● Problem requirements: Your answer must be one number: the count of lines below that include "Here".

────────────────

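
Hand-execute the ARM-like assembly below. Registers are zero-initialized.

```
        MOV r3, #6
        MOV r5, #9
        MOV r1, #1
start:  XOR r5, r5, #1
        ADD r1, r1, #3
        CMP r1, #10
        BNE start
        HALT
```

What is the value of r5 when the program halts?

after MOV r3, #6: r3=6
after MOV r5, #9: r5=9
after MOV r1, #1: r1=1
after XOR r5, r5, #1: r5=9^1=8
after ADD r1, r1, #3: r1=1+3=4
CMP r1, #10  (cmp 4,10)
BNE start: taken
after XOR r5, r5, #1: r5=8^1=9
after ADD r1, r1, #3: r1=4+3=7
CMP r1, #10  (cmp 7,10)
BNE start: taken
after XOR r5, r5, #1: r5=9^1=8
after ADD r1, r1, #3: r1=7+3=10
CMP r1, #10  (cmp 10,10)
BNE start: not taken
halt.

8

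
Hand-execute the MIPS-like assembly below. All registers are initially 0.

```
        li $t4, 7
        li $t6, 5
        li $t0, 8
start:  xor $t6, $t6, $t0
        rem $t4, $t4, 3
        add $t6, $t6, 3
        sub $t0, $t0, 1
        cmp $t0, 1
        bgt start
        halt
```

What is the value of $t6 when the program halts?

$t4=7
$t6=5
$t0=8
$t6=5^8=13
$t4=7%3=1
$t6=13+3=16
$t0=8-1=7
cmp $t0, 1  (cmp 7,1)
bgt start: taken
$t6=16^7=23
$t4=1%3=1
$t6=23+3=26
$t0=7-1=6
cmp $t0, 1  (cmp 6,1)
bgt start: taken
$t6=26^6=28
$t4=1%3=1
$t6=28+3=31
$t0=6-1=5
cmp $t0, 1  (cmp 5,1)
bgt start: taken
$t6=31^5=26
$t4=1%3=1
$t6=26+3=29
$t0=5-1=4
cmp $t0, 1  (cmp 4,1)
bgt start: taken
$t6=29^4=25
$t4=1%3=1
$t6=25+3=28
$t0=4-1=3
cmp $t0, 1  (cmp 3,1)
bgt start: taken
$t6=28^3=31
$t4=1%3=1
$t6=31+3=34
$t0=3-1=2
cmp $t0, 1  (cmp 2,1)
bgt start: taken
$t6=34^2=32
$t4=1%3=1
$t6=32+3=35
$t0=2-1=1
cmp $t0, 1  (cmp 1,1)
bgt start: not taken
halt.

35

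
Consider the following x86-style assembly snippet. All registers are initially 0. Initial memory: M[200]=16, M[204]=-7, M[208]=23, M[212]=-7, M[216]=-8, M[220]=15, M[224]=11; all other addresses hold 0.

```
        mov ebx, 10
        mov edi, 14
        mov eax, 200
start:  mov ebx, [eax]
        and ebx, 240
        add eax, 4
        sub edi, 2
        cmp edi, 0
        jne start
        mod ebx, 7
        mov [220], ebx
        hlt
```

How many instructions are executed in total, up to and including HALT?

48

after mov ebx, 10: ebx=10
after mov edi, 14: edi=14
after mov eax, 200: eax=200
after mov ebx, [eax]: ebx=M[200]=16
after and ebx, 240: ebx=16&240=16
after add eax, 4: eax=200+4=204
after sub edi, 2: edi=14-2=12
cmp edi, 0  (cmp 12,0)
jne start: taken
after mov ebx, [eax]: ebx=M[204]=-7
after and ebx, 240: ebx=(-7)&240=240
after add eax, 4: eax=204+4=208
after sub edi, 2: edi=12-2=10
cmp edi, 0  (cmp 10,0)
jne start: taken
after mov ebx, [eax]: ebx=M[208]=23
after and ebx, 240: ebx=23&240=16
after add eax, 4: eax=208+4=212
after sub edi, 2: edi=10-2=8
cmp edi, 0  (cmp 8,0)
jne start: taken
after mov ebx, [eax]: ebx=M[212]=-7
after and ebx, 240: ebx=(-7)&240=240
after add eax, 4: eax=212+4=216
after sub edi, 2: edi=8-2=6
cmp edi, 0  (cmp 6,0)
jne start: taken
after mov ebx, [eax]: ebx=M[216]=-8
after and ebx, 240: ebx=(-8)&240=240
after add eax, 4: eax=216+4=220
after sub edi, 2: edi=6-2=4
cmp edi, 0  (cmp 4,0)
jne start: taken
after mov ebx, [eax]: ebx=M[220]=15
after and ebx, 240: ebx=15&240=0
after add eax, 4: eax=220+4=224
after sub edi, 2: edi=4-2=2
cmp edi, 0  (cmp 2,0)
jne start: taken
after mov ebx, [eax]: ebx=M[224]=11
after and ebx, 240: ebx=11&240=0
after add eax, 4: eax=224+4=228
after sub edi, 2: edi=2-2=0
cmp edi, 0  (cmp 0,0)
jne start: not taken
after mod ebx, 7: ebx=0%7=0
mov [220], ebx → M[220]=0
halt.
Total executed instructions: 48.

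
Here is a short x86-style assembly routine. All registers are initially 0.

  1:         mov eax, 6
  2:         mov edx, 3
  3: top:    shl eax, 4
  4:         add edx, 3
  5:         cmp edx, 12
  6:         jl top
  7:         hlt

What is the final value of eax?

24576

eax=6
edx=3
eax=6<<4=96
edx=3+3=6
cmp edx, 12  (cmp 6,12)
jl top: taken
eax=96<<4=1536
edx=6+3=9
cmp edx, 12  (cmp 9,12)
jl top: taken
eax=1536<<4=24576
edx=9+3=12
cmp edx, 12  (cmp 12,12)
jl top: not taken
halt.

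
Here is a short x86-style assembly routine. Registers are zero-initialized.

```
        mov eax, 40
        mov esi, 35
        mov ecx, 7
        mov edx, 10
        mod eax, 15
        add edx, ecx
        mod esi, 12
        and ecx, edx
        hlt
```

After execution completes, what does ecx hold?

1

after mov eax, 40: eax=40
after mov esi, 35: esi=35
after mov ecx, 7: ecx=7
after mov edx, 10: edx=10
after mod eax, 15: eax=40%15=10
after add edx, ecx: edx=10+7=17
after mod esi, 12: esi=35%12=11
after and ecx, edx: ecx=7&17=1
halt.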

────────────────

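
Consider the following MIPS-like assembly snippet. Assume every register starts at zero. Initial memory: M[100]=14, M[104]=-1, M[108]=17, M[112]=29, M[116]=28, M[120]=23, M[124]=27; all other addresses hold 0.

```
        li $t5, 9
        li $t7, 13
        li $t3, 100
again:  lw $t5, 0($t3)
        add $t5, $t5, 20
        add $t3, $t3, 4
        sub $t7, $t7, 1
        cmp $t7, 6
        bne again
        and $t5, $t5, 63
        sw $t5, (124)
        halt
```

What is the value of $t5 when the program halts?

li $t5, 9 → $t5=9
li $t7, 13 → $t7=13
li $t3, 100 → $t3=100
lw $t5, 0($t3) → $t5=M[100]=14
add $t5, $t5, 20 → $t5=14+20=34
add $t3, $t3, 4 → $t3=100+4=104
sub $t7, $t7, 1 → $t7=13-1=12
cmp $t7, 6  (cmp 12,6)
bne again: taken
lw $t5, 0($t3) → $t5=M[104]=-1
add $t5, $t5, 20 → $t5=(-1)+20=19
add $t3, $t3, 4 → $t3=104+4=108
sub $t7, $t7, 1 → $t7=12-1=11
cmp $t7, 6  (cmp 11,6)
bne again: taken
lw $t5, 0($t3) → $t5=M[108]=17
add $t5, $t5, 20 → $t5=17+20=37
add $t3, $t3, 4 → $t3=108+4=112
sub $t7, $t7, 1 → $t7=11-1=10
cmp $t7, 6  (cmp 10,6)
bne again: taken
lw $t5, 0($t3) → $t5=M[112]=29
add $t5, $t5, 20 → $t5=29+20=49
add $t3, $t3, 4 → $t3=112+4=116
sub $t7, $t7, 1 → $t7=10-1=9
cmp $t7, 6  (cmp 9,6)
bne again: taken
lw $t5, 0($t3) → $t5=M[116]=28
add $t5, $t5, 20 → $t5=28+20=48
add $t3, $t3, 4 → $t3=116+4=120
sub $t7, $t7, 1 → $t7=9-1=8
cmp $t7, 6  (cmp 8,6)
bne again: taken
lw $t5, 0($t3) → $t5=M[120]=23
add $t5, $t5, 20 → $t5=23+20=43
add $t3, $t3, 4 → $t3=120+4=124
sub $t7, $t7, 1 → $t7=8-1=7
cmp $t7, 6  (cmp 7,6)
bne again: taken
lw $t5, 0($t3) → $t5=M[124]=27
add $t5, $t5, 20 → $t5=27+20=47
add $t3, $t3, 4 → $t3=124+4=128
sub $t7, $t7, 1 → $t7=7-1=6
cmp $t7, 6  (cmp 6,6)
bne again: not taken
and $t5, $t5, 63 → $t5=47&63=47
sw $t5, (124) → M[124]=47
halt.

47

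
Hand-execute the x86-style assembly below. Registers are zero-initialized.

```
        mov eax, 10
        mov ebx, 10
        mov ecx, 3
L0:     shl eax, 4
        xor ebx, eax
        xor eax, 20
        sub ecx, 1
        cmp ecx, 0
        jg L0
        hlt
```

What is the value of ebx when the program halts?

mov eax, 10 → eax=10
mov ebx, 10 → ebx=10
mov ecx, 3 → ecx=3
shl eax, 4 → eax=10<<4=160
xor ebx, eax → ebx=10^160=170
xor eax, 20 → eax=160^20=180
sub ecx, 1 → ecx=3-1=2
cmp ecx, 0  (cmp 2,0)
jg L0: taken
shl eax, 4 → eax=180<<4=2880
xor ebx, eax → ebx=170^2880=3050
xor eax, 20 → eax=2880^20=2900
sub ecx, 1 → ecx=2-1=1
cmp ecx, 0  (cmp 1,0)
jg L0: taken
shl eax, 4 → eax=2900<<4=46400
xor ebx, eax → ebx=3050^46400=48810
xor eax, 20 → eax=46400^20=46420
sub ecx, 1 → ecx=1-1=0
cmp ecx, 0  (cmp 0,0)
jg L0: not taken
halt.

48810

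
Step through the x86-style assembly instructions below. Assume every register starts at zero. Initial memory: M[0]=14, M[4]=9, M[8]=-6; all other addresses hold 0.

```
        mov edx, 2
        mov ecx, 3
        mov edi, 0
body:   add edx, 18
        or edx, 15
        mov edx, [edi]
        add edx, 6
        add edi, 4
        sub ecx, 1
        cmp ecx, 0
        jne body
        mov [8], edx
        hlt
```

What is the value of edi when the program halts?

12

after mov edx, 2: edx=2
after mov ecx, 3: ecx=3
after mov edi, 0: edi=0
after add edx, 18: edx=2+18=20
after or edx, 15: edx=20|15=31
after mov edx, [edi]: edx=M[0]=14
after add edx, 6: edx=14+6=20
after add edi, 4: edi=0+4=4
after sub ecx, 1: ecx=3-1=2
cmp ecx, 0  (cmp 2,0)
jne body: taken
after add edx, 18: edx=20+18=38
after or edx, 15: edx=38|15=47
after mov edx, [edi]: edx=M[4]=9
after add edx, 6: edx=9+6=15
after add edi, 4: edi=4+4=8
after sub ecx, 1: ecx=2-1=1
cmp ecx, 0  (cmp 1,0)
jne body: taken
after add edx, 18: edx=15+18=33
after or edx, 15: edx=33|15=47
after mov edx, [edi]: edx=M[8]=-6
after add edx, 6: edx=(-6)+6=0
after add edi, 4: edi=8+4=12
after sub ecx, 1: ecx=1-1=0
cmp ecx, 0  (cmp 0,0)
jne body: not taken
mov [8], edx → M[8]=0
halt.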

────────────────

● Response box: 2